### Task instructions
For this exercise, return the line containing "Apply De Morgan's law to: NOT (Y" and every line after it through the end of the records below, without alteration.

Segment Open

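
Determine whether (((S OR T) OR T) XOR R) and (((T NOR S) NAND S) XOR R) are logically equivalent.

No. Counterexample: with S=0, R=0, T=0, Expression 1 = 0 but Expression 2 = 1.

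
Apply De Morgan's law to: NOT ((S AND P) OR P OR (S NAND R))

NOT (S AND P) AND NOT P AND NOT (S NAND R)
De Morgan's: NOT(OR of terms) = AND of negations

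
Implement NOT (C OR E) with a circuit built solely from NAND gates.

(((C NAND C) NAND (E NAND E)) NAND ((C NAND C) NAND (E NAND E)))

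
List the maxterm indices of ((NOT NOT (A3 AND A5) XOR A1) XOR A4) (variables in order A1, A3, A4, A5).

ΠM(0, 1, 4, 7, 10, 11, 13, 14) = (A1 OR A3 OR A4 OR A5) AND (A1 OR A3 OR A4 OR NOT A5) AND (A1 OR NOT A3 OR A4 OR A5) AND (A1 OR NOT A3 OR NOT A4 OR NOT A5) AND (NOT A1 OR A3 OR NOT A4 OR A5) AND (NOT A1 OR A3 OR NOT A4 OR NOT A5) AND (NOT A1 OR NOT A3 OR A4 OR NOT A5) AND (NOT A1 OR NOT A3 OR NOT A4 OR A5)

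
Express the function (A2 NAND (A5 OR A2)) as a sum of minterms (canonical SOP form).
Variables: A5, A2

Σm(0, 2) = (NOT A5 AND NOT A2) OR (A5 AND NOT A2)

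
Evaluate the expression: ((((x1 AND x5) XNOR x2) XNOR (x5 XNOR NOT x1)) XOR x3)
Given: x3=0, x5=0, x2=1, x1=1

Substituting: ((((1 AND 0) XNOR 1) XNOR (0 XNOR NOT 1)) XOR 0)
= 0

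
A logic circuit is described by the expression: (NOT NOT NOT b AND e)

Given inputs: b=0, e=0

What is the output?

Substituting: (NOT NOT NOT 0 AND 0)
= 0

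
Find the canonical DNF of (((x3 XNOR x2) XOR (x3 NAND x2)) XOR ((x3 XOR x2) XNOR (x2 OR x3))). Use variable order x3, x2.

(NOT x3 AND NOT x2) OR (x3 AND x2)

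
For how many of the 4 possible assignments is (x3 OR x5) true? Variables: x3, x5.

Satisfying assignments: (0,1), (1,0), (1,1)
Count: 3 out of 4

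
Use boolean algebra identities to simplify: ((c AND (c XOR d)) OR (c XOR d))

By absorption (E OR (E AND v) = E):
= (c XOR d)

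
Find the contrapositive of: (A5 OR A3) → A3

Contrapositive: NOT A3 → NOT (A5 OR A3)
Note: A statement and its contrapositive are logically equivalent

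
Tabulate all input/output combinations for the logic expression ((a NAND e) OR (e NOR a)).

e | a | Output
--------------
0 | 0 | 1
0 | 1 | 1
1 | 0 | 1
1 | 1 | 0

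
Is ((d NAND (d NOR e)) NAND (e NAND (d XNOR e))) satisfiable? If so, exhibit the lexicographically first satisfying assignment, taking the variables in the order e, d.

e=1, d=1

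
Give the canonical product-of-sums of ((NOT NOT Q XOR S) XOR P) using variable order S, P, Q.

ΠM(0, 3, 5, 6) = (S OR P OR Q) AND (S OR NOT P OR NOT Q) AND (NOT S OR P OR NOT Q) AND (NOT S OR NOT P OR Q)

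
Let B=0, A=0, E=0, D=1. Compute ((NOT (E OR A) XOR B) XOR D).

Substituting: ((NOT (0 OR 0) XOR 0) XOR 1)
= 0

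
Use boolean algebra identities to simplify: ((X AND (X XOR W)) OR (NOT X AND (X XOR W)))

By distribution ((E AND v) OR (E AND NOT v) = E):
= (X XOR W)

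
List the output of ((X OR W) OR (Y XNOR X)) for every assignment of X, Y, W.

X | Y | W | Output
------------------
0 | 0 | 0 | 1
0 | 0 | 1 | 1
0 | 1 | 0 | 0
0 | 1 | 1 | 1
1 | 0 | 0 | 1
1 | 0 | 1 | 1
1 | 1 | 0 | 1
1 | 1 | 1 | 1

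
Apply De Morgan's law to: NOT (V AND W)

NOT V OR NOT W
De Morgan's: NOT(AND of terms) = OR of negations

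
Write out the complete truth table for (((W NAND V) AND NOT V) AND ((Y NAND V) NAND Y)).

W | V | Y | Output
------------------
0 | 0 | 0 | 1
0 | 0 | 1 | 0
0 | 1 | 0 | 0
0 | 1 | 1 | 0
1 | 0 | 0 | 1
1 | 0 | 1 | 0
1 | 1 | 0 | 0
1 | 1 | 1 | 0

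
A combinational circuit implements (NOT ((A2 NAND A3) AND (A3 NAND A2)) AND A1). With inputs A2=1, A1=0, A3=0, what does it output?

Substituting: (NOT ((1 NAND 0) AND (0 NAND 1)) AND 0)
= 0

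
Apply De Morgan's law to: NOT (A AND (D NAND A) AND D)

NOT A OR NOT (D NAND A) OR NOT D
De Morgan's: NOT(AND of terms) = OR of negations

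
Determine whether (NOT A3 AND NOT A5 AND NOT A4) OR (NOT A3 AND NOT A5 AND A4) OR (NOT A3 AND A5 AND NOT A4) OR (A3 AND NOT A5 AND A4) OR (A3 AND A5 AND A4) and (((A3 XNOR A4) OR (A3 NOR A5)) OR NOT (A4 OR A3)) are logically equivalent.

Yes, they are equivalent — the two output columns agree on all 8 assignments:
A3 | A5 | A4 | Expression 1 | Expression 2
------------------------------------------
0 | 0 | 0 | 1 | 1
0 | 0 | 1 | 1 | 1
0 | 1 | 0 | 1 | 1
0 | 1 | 1 | 0 | 0
1 | 0 | 0 | 0 | 0
1 | 0 | 1 | 1 | 1
1 | 1 | 0 | 0 | 0
1 | 1 | 1 | 1 | 1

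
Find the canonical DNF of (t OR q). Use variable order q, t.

(NOT q AND t) OR (q AND NOT t) OR (q AND t)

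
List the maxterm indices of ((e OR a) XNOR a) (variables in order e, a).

ΠM(2) = (NOT e OR a)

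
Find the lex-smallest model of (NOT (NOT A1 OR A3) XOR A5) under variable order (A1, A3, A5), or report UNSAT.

A1=0, A3=0, A5=1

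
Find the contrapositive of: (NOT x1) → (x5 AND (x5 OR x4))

Contrapositive: NOT (x5 AND (x5 OR x4)) → x1
Note: A statement and its contrapositive are logically equivalent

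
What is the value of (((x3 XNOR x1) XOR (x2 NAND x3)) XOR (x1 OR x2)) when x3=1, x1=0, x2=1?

Substituting: (((1 XNOR 0) XOR (1 NAND 1)) XOR (0 OR 1))
= 1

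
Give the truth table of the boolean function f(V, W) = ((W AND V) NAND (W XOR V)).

V | W | Output
--------------
0 | 0 | 1
0 | 1 | 1
1 | 0 | 1
1 | 1 | 1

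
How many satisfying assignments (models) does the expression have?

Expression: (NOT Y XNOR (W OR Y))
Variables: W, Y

Satisfying assignments: (1,0)
Count: 1 out of 4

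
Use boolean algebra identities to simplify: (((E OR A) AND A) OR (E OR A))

By absorption (E OR (E AND v) = E):
= (E OR A)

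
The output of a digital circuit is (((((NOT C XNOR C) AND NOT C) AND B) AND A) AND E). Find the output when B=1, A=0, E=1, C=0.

Substituting: (((((NOT 0 XNOR 0) AND NOT 0) AND 1) AND 0) AND 1)
= 0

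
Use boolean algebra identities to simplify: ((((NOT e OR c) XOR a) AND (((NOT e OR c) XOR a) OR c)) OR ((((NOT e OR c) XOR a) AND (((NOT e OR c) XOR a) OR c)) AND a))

By absorption (E OR (E AND v) = E) then absorption (E AND (E OR v) = E):
= ((NOT e OR c) XOR a)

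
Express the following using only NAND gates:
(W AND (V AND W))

((W NAND ((V NAND W) NAND (V NAND W))) NAND (W NAND ((V NAND W) NAND (V NAND W))))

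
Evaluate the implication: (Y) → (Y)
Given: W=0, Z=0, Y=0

Antecedent (Y) = 0; consequent (Y) = 0.
0 → 0 = 1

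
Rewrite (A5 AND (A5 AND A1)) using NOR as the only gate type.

((A5 NOR A5) NOR (((A5 NOR A5) NOR (A1 NOR A1)) NOR ((A5 NOR A5) NOR (A1 NOR A1))))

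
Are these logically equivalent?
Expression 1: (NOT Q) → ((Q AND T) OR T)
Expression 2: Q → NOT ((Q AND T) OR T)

No, Inverse is not equivalent to original (counterexample: T=0, Q=0)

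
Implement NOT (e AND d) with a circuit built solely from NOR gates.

(((e NOR e) NOR (d NOR d)) NOR ((e NOR e) NOR (d NOR d)))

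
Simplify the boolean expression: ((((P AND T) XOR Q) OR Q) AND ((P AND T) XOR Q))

By absorption (E AND (E OR v) = E):
= ((P AND T) XOR Q)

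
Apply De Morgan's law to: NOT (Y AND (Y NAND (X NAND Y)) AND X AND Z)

NOT Y OR NOT (Y NAND (X NAND Y)) OR NOT X OR NOT Z
De Morgan's: NOT(AND of terms) = OR of negations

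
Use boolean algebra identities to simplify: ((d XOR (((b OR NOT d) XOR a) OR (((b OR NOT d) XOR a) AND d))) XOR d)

By XOR self-cancellation ((E XOR v) XOR v = E) then absorption (E OR (E AND v) = E):
= ((b OR NOT d) XOR a)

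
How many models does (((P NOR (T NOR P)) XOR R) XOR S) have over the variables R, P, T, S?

Satisfying assignments: (0,0,0,1), (0,0,1,0), (0,1,0,1), (0,1,1,1), (1,0,0,0), (1,0,1,1), (1,1,0,0), (1,1,1,0)
Count: 8 out of 16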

Segment Closed

### Exercise response
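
Apply De Morgan's law to: NOT (Y AND (Y NAND (X NAND Y)) AND X AND Z)

NOT Y OR NOT (Y NAND (X NAND Y)) OR NOT X OR NOT Z
De Morgan's: NOT(AND of terms) = OR of negations

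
Use boolean algebra identities to simplify: ((d XOR (((b OR NOT d) XOR a) OR (((b OR NOT d) XOR a) AND d))) XOR d)

By XOR self-cancellation ((E XOR v) XOR v = E) then absorption (E OR (E AND v) = E):
= ((b OR NOT d) XOR a)

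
How many models does (((P NOR (T NOR P)) XOR R) XOR S) have over the variables R, P, T, S?

Satisfying assignments: (0,0,0,1), (0,0,1,0), (0,1,0,1), (0,1,1,1), (1,0,0,0), (1,0,1,1), (1,1,0,0), (1,1,1,0)
Count: 8 out of 16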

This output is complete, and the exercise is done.